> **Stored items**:
▽

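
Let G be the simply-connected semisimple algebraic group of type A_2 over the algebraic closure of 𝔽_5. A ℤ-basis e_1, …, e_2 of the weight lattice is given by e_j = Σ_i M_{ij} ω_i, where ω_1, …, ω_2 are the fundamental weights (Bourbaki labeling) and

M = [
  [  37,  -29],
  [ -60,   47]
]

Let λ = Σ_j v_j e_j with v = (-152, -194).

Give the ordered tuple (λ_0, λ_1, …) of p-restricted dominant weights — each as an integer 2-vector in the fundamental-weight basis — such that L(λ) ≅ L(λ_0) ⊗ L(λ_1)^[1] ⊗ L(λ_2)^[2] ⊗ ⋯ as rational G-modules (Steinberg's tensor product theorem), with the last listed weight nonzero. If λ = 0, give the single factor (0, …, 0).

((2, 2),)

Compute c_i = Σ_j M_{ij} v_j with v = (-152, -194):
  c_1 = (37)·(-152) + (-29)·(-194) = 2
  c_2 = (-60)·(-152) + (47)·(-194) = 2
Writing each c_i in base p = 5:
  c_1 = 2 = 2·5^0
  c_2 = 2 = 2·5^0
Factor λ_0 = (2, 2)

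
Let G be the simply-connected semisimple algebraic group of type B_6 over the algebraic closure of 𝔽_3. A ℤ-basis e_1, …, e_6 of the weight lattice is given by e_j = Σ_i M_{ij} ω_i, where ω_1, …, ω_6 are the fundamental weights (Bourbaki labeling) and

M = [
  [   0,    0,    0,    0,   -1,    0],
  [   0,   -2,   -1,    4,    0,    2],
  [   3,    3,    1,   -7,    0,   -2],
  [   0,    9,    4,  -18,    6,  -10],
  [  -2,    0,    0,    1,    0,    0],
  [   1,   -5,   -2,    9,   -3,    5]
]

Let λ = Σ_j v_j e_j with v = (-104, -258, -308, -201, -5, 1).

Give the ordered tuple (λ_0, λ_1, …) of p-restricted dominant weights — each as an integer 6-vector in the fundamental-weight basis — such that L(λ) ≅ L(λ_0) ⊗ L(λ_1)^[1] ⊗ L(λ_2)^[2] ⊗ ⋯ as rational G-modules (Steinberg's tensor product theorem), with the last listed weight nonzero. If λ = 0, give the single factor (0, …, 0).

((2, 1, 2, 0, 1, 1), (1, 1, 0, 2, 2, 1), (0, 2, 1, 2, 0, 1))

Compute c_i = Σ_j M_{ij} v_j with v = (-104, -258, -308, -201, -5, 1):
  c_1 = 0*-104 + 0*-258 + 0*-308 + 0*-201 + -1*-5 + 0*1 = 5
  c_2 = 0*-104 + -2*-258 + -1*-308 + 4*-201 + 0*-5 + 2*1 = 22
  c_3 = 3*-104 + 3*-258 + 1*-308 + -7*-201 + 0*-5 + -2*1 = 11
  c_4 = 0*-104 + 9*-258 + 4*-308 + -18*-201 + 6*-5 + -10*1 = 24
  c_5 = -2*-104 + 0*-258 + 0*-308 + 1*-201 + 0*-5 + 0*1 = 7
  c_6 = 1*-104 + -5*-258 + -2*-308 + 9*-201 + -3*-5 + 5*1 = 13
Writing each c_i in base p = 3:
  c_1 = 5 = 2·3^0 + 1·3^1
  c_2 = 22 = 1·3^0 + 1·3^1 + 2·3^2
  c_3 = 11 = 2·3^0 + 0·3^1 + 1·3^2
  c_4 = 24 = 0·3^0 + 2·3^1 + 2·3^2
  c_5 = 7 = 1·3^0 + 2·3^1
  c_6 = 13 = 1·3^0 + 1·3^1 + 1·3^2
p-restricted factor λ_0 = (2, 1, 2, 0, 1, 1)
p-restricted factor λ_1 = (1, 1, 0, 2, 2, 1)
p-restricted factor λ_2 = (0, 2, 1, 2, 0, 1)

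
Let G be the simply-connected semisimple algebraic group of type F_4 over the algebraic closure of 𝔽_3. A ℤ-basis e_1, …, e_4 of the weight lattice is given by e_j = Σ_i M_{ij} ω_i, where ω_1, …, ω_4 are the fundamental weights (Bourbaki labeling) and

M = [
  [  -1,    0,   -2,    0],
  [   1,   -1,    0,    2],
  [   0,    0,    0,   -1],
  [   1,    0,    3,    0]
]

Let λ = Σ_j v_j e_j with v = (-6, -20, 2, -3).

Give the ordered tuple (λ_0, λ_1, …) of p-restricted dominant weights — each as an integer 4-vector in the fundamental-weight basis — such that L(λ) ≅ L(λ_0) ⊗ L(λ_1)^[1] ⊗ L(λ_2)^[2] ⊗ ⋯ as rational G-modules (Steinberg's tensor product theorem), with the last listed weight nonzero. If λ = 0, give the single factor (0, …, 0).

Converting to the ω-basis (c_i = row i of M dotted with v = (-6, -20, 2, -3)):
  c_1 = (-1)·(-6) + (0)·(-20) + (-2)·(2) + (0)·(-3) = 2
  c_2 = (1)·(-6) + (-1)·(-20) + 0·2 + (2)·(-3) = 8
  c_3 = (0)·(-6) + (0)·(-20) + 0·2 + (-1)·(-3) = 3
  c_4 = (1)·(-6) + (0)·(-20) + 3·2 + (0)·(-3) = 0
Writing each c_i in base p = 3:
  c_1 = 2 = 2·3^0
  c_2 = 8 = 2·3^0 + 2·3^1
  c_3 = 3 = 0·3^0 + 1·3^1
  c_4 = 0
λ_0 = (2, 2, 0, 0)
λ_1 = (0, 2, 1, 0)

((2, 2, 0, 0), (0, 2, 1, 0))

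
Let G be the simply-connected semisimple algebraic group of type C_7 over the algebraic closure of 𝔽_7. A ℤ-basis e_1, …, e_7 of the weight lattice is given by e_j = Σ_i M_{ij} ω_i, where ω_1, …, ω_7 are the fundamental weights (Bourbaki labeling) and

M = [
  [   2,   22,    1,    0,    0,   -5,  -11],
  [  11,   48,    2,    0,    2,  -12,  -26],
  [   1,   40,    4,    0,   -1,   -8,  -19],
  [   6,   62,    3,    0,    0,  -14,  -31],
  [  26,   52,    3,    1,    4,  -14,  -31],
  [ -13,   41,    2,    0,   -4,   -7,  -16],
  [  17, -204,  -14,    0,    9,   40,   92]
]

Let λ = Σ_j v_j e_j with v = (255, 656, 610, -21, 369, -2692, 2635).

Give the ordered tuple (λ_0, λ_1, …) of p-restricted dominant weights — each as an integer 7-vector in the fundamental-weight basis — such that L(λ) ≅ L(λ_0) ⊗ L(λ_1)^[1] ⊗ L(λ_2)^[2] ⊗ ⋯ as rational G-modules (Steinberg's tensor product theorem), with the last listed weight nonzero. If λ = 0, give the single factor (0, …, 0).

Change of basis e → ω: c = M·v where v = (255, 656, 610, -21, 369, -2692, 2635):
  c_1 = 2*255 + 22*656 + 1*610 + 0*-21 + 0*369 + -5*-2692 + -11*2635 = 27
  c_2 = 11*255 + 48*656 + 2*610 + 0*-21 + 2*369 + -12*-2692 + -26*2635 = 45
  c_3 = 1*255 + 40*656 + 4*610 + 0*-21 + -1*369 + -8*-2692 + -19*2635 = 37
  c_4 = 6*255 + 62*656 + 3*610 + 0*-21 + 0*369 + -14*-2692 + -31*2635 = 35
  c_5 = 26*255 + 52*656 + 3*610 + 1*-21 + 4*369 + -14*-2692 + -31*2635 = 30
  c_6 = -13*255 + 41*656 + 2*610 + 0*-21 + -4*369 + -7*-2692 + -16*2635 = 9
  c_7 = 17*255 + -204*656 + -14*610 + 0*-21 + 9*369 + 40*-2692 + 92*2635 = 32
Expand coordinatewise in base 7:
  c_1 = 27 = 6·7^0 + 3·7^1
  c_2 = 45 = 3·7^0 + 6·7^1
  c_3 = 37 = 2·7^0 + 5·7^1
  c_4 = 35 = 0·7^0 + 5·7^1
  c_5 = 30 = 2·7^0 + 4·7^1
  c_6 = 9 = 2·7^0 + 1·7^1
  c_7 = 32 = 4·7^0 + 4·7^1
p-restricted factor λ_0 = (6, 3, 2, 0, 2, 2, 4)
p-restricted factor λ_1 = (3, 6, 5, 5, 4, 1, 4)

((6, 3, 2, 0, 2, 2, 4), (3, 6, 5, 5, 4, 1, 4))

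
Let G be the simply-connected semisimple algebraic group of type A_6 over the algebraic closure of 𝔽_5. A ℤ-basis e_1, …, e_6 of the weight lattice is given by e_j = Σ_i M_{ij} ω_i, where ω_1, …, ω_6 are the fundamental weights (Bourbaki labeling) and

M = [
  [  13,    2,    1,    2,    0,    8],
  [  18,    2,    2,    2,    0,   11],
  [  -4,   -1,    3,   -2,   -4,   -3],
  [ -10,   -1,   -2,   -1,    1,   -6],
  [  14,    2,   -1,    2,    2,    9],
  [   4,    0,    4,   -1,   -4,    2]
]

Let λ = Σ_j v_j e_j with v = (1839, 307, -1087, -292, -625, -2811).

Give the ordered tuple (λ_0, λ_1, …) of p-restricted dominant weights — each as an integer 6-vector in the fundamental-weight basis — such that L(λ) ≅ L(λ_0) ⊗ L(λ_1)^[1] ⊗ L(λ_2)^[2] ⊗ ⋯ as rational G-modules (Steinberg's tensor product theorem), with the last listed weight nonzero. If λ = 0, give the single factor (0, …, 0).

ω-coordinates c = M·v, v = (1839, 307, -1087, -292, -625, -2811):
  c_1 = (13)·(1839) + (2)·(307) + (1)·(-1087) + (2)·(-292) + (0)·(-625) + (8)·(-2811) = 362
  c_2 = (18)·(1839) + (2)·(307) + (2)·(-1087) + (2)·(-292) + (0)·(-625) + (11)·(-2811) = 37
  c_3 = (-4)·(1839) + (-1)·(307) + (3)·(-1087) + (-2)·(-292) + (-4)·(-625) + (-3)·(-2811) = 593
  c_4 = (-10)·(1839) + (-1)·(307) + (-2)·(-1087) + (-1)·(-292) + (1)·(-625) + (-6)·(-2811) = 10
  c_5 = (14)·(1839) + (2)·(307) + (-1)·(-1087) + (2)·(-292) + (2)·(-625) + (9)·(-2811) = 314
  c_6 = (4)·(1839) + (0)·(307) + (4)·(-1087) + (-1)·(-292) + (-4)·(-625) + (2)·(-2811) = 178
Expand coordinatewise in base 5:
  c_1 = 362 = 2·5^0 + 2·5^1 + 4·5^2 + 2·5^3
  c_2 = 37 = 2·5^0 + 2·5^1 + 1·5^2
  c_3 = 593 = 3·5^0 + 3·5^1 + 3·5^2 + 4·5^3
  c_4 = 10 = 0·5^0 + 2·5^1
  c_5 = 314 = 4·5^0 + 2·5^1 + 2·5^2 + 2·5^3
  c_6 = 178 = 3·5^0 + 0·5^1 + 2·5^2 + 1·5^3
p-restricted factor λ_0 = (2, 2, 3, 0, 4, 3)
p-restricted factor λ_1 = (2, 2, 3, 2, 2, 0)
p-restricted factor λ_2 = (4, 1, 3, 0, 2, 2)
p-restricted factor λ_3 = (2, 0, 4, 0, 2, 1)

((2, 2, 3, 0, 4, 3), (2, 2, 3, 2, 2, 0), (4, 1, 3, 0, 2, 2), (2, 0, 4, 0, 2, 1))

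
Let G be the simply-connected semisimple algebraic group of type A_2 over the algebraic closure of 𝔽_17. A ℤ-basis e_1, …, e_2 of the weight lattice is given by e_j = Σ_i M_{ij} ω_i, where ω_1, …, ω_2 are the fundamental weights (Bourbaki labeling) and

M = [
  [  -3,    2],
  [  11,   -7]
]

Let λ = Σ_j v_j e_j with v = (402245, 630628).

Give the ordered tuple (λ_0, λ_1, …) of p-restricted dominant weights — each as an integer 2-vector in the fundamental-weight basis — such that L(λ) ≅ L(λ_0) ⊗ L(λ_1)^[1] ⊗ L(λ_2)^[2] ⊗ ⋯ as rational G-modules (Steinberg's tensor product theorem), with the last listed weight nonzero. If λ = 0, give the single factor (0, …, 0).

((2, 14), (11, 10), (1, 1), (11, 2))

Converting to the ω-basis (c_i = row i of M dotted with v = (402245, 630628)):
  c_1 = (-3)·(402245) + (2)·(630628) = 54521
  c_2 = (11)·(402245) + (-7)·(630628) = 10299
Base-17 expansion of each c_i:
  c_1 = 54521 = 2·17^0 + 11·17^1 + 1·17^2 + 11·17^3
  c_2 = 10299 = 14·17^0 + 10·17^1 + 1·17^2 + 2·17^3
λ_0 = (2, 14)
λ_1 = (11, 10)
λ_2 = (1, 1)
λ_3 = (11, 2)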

△

> **Exercise directions**:
Restate the records above verbatim up to and including the line containing "Let λ = Σ_j v_j e_j with v = (-152, -194).".

> **Solution for this task**:
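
Let G be the simply-connected semisimple algebraic group of type A_2 over the algebraic closure of 𝔽_5. A ℤ-basis e_1, …, e_2 of the weight lattice is given by e_j = Σ_i M_{ij} ω_i, where ω_1, …, ω_2 are the fundamental weights (Bourbaki labeling) and

M = [
  [  37,  -29],
  [ -60,   47]
]

Let λ = Σ_j v_j e_j with v = (-152, -194).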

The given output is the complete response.